Would you please return the lines of the material that contain the word "balance"?

# # #

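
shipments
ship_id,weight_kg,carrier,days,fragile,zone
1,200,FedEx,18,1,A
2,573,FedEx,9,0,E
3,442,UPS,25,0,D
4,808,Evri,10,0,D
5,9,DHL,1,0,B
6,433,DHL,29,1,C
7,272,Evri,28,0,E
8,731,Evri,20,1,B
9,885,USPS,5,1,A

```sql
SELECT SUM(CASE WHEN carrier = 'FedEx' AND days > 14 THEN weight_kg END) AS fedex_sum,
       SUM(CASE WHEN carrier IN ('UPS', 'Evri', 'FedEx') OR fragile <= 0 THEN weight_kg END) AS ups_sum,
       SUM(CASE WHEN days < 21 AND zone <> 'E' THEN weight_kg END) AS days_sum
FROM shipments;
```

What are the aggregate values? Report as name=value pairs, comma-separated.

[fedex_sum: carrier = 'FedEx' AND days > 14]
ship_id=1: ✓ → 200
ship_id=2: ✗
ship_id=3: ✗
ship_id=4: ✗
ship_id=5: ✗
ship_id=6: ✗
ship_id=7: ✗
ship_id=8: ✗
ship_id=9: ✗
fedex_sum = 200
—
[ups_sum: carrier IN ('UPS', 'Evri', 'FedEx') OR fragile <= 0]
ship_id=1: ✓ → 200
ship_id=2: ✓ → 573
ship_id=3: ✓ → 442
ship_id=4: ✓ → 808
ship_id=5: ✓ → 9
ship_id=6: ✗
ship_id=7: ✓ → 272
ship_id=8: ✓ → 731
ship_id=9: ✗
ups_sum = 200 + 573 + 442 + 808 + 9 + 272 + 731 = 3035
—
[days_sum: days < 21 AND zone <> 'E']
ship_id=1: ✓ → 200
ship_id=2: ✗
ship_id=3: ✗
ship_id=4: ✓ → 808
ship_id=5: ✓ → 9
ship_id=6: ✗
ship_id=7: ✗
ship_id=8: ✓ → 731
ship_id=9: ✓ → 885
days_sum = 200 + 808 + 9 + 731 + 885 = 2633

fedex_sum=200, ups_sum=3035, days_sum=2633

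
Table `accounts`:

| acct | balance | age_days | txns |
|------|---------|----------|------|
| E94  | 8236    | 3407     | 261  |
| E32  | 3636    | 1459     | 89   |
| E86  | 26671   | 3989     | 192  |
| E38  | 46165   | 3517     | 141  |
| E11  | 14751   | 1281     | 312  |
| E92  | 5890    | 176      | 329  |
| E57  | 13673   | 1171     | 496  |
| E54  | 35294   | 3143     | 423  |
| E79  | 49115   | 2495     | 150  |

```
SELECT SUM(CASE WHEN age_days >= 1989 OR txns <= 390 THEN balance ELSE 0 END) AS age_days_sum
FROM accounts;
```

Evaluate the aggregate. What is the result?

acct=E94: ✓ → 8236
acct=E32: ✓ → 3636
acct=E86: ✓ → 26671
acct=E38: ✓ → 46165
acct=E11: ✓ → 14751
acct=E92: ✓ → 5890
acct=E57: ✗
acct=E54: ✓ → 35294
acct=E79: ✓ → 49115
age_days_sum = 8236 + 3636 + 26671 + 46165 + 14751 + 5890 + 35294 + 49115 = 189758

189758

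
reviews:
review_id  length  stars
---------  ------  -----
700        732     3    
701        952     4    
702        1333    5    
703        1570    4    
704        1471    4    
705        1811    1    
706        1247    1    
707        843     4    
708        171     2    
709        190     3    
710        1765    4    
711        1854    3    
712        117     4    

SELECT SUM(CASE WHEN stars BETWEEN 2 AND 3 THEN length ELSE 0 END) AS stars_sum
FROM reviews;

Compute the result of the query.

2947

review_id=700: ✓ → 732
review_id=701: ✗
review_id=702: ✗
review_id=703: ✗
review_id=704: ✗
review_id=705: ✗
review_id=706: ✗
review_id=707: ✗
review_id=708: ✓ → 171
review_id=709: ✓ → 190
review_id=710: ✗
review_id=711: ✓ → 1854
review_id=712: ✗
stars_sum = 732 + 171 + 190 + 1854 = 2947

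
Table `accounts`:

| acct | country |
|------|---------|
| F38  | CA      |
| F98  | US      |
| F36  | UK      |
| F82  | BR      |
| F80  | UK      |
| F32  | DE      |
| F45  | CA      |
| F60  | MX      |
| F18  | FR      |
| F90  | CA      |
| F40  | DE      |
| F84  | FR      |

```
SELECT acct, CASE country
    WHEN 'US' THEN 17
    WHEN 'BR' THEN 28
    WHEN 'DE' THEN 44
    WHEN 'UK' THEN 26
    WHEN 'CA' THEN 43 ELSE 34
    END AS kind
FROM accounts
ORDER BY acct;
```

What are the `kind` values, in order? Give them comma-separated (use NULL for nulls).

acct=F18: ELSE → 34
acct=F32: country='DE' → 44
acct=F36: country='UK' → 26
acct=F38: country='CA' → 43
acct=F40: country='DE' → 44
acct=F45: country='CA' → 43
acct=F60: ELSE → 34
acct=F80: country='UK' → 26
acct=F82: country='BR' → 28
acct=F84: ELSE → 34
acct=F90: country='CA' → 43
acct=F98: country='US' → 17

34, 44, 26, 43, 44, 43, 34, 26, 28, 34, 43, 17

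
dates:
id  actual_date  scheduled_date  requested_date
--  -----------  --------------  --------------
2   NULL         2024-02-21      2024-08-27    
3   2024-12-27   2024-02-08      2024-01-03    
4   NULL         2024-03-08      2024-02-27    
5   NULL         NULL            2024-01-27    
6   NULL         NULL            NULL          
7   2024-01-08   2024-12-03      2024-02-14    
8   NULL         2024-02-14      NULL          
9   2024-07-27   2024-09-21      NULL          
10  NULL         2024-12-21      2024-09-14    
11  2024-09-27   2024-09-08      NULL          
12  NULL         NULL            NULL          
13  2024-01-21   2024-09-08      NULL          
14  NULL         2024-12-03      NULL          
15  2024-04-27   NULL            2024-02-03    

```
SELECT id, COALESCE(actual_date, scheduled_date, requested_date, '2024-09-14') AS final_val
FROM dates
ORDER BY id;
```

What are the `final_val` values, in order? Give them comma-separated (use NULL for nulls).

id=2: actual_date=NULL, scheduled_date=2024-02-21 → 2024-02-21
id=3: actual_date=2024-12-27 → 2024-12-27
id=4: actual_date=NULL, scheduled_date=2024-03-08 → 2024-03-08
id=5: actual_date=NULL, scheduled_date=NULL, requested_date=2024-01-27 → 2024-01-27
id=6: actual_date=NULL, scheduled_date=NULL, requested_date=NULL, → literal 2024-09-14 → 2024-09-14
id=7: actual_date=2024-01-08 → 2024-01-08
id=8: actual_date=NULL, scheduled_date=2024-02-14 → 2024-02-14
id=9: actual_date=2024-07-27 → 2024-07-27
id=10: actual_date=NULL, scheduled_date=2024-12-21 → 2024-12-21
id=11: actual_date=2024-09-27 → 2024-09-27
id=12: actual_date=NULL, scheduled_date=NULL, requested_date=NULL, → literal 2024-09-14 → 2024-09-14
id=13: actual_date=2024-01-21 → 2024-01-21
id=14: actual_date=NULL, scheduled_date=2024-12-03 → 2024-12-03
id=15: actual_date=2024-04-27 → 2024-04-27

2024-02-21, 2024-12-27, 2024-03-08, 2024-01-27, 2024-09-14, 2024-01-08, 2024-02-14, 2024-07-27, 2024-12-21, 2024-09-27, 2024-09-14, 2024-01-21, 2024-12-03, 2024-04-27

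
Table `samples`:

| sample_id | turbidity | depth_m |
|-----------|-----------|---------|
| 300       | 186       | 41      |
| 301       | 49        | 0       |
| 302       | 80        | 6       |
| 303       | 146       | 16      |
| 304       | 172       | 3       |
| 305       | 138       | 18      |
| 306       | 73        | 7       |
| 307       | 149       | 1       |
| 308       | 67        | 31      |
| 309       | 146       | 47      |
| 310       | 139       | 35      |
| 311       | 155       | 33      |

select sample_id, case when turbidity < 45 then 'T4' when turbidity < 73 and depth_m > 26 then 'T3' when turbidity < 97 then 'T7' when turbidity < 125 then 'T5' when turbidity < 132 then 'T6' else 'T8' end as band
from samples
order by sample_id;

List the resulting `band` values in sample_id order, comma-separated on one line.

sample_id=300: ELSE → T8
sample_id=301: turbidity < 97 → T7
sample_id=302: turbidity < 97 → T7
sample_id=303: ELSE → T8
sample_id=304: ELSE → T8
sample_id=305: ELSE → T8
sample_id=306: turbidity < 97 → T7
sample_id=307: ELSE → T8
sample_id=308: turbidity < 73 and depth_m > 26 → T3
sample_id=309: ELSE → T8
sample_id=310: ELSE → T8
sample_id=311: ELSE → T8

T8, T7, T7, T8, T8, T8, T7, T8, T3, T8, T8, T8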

# # #

• **FINAL ANSWER**
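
| acct | balance | age_days | txns |
SELECT SUM(CASE WHEN age_days >= 1989 OR txns <= 390 THEN balance ELSE 0 END) AS age_days_sum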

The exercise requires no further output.